▶ _What is required_
In the entries below, find the line with "In Compton scattering at" and the line with "In a Compton"; give again those lines and every line between them, exactly.
#### Given data ####
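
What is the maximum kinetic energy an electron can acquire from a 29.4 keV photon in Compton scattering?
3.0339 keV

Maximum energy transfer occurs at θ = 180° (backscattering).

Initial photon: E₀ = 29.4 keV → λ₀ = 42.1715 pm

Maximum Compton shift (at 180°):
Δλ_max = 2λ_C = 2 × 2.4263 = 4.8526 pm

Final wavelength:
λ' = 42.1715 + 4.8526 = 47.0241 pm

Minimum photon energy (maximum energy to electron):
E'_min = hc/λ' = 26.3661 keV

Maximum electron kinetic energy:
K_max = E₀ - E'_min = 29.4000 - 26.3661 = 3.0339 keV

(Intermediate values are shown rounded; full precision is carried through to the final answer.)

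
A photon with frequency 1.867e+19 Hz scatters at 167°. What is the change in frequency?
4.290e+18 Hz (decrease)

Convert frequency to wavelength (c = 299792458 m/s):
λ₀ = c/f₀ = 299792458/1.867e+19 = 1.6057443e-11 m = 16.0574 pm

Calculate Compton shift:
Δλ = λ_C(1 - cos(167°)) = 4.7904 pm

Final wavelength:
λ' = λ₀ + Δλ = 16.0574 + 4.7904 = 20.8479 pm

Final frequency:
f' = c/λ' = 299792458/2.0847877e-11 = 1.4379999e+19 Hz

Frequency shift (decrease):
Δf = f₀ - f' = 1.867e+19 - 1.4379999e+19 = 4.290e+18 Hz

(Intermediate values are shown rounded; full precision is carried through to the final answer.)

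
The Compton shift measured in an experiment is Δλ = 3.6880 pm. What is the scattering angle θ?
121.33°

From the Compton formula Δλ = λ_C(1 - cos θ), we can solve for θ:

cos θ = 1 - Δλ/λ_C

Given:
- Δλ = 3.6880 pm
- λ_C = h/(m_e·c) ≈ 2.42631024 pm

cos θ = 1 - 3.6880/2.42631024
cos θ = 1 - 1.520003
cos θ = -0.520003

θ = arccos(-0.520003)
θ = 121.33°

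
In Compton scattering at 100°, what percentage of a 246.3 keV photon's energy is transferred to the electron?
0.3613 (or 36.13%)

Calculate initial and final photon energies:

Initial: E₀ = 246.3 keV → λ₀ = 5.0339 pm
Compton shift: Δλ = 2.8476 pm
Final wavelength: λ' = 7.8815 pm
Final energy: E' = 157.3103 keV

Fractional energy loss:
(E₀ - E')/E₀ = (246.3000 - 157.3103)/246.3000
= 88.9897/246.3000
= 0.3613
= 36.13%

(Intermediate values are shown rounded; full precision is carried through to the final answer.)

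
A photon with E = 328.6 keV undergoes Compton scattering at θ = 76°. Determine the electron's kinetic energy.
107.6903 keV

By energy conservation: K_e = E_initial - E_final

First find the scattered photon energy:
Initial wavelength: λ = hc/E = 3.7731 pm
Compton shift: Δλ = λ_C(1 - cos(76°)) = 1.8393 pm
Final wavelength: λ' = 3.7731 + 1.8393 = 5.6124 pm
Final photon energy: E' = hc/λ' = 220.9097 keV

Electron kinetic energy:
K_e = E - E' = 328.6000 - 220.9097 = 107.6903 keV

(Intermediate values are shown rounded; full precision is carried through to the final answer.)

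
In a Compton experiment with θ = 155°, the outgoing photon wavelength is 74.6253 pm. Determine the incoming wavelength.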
####
#### Given data ####
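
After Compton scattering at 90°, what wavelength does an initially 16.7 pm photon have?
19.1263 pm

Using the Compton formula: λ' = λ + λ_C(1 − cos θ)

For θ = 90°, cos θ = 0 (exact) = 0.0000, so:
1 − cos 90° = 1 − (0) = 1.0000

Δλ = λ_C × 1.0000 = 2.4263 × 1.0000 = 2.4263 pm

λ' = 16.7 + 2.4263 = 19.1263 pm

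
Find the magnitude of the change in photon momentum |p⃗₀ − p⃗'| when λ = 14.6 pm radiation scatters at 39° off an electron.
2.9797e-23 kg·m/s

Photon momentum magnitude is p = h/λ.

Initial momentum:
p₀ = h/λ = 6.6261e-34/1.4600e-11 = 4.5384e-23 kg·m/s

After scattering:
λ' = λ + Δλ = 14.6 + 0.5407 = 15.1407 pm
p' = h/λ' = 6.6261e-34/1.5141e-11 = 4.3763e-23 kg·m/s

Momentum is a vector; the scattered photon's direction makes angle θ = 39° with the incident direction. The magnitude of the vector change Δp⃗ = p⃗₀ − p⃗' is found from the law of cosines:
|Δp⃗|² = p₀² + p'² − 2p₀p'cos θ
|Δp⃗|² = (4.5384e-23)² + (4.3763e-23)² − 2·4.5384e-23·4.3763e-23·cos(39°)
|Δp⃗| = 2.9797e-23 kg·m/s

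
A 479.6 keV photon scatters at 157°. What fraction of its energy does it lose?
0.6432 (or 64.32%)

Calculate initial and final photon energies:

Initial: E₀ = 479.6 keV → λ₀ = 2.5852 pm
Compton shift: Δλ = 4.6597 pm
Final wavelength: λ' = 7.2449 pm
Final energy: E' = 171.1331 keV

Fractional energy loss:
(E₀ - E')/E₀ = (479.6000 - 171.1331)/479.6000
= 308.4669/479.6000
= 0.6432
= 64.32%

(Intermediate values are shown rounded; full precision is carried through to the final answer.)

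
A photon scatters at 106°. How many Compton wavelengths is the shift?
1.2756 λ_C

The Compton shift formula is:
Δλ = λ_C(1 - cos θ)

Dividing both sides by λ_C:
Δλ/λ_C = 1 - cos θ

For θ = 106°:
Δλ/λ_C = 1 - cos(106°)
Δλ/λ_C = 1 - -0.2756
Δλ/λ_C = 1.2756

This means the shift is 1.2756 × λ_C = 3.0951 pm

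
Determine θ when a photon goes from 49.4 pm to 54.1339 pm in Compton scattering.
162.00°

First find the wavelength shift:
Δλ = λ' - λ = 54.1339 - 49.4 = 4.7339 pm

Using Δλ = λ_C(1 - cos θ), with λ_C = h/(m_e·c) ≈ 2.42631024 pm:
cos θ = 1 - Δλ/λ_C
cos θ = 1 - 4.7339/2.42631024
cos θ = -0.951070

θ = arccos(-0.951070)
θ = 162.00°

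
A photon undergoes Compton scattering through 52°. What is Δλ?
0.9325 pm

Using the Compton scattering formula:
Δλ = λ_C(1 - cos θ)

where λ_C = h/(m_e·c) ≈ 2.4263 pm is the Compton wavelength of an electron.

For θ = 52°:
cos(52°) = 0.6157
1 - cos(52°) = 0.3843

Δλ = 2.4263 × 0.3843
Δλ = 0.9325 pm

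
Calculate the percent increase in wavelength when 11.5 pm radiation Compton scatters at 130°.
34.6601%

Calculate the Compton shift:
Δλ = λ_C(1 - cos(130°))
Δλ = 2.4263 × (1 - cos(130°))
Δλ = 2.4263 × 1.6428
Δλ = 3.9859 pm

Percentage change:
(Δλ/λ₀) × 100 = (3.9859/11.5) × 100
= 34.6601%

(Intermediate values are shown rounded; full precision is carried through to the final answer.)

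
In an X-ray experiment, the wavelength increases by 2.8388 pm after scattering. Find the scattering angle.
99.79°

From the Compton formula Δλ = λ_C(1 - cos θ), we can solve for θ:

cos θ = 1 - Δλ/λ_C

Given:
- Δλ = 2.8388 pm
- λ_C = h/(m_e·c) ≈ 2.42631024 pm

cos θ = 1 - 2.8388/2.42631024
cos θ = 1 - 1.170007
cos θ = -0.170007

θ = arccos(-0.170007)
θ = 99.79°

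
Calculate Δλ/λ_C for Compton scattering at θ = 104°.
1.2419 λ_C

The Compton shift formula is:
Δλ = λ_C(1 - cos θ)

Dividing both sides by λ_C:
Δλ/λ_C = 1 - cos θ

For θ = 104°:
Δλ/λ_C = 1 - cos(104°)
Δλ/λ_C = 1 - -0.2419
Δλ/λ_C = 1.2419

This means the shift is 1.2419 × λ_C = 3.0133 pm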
####
#### Given data ####
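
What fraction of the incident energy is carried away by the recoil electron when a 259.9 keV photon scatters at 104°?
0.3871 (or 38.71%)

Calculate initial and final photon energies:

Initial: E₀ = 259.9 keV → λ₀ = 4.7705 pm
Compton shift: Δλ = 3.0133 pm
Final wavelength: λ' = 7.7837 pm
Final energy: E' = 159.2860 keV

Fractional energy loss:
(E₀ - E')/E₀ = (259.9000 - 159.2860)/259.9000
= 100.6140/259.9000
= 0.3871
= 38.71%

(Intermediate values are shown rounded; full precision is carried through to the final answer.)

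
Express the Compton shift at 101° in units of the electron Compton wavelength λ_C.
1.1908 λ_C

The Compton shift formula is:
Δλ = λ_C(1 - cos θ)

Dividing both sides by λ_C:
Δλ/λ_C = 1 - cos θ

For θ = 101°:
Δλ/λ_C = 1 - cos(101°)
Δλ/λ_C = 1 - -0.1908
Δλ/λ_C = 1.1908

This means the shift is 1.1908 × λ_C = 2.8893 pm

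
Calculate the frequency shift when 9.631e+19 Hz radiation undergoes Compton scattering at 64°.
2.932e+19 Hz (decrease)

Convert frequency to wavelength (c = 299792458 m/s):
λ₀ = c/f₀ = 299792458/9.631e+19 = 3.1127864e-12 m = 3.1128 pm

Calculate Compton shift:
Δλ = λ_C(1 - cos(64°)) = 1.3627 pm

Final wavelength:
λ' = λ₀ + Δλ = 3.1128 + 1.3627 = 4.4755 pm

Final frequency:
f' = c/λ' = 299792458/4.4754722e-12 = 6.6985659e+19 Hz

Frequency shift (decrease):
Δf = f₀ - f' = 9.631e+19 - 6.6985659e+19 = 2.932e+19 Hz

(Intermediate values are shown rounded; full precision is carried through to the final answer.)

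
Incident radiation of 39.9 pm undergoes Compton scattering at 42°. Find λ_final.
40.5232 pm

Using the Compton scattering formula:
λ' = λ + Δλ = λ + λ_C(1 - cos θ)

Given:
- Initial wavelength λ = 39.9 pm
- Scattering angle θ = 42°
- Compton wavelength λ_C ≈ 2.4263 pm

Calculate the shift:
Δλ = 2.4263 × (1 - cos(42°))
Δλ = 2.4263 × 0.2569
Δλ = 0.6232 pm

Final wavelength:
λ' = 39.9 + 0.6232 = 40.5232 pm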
####
▶ _Final answer_
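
In Compton scattering at 100°, what percentage of a 246.3 keV photon's energy is transferred to the electron?
0.3613 (or 36.13%)

Calculate initial and final photon energies:

Initial: E₀ = 246.3 keV → λ₀ = 5.0339 pm
Compton shift: Δλ = 2.8476 pm
Final wavelength: λ' = 7.8815 pm
Final energy: E' = 157.3103 keV

Fractional energy loss:
(E₀ - E')/E₀ = (246.3000 - 157.3103)/246.3000
= 88.9897/246.3000
= 0.3613
= 36.13%

(Intermediate values are shown rounded; full precision is carried through to the final answer.)

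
A photon with E = 328.6 keV undergoes Compton scattering at θ = 76°. Determine the electron's kinetic energy.
107.6903 keV

By energy conservation: K_e = E_initial - E_final

First find the scattered photon energy:
Initial wavelength: λ = hc/E = 3.7731 pm
Compton shift: Δλ = λ_C(1 - cos(76°)) = 1.8393 pm
Final wavelength: λ' = 3.7731 + 1.8393 = 5.6124 pm
Final photon energy: E' = hc/λ' = 220.9097 keV

Electron kinetic energy:
K_e = E - E' = 328.6000 - 220.9097 = 107.6903 keV

(Intermediate values are shown rounded; full precision is carried through to the final answer.)

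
In a Compton experiment with θ = 155°, the outgoing photon wavelength is 74.6253 pm. Determine the incoming wavelength.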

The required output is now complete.